Start of Block

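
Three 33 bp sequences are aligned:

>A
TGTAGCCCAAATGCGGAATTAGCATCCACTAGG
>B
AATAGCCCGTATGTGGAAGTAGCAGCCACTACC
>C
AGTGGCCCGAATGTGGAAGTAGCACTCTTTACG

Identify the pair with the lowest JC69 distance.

A–B: 9/33 differ, p = 0.273, d = 0.339.
A–C: 10/33 differ, p = 0.303, d = 0.388.
B–C: 8/33 differ, p = 0.242, d = 0.293.
The smallest distance is between B and C.

B and C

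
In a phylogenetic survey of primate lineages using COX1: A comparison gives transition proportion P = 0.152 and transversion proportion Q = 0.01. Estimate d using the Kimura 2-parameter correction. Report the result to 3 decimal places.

Under the Kimura two-parameter model, d = −½ ln(1 − 2P − Q) − ¼ ln(1 − 2Q).
1 − 2P − Q = 0.686, giving −½ ln(0.686) = 0.188439.
1 − 2Q = 0.98, giving −¼ ln(0.98) = 0.005051.
d = 0.188439 + 0.005051 = 0.193490.

0.193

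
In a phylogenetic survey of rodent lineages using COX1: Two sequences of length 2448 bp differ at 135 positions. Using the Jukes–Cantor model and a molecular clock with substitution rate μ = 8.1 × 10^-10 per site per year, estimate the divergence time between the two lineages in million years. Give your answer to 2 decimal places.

p = 135/2448 ≈ 0.055147.
d = −(3/4) ln(1 − 4p/3) = −0.75 ln(1 − 0.073529) = −0.75 ln(0.926471)
  = −0.75 × (-0.076373) = 0.057280 substitutions/site.
Under a molecular clock d = 2μt, so t = d/(2μ) = 0.057280 / (2 × 8.1 × 10^-10) = 35.36 million years.

35.36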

End of Block

◆ EXERCISE GOAL: Print out the listing in full, exactly as it appears.

◆ SOLUTION TO THE EXERCISE:
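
Three 33 bp sequences are aligned:

>A
TGTAGCCCAAATGCGGAATTAGCATCCACTAGG
>B
AATAGCCCGTATGTGGAAGTAGCAGCCACTACC
>C
AGTGGCCCGAATGTGGAAGTAGCACTCTTTACG

Identify the pair with the lowest JC69 distance.

A–B: 9/33 differ, p = 0.273, d = 0.339.
A–C: 10/33 differ, p = 0.303, d = 0.388.
B–C: 8/33 differ, p = 0.242, d = 0.293.
The smallest distance is between B and C.

B and C

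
In a phylogenetic survey of primate lineages using COX1: A comparison gives transition proportion P = 0.152 and transversion proportion Q = 0.01. Estimate d using the Kimura 2-parameter correction. Report the result to 3 decimal places.

Under the Kimura two-parameter model, d = −½ ln(1 − 2P − Q) − ¼ ln(1 − 2Q).
1 − 2P − Q = 0.686, giving −½ ln(0.686) = 0.188439.
1 − 2Q = 0.98, giving −¼ ln(0.98) = 0.005051.
d = 0.188439 + 0.005051 = 0.193490.

0.193

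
In a phylogenetic survey of rodent lineages using COX1: Two sequences of length 2448 bp differ at 135 positions. Using the Jukes–Cantor model and a molecular clock with substitution rate μ = 8.1 × 10^-10 per site per year, estimate the divergence time between the two lineages in million years. Give your answer to 2 decimal places.

p = 135/2448 ≈ 0.055147.
d = −(3/4) ln(1 − 4p/3) = −0.75 ln(1 − 0.073529) = −0.75 ln(0.926471)
  = −0.75 × (-0.076373) = 0.057280 substitutions/site.
Under a molecular clock d = 2μt, so t = d/(2μ) = 0.057280 / (2 × 8.1 × 10^-10) = 35.36 million years.

35.36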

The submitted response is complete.